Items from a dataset
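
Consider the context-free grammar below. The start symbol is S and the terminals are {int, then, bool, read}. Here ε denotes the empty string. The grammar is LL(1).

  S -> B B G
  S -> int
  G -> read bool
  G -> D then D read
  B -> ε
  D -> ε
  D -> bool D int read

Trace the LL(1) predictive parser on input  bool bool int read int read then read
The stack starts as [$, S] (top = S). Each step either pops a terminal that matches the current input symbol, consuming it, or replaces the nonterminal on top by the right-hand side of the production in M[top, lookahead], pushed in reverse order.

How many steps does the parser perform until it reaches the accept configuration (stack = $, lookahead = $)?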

*Task goal*
Your response must contain all of the records, copied exactly.

*Exercise response*
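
Consider the context-free grammar below. The start symbol is S and the terminals are {int, then, bool, read}. Here ε denotes the empty string. The grammar is LL(1).

  S -> B B G
  S -> int
  G -> read bool
  G -> D then D read
  B -> ε
  D -> ε
  D -> bool D int read

Trace the LL(1) predictive parser on input  bool bool int read int read then read
The stack starts as [$, S] (top = S). Each step either pops a terminal that matches the current input symbol, consuming it, or replaces the nonterminal on top by the right-hand side of the production in M[top, lookahead], pushed in reverse order.

How many steps does the parser perform until it reaches the accept configuration (stack = $, lookahead = $)?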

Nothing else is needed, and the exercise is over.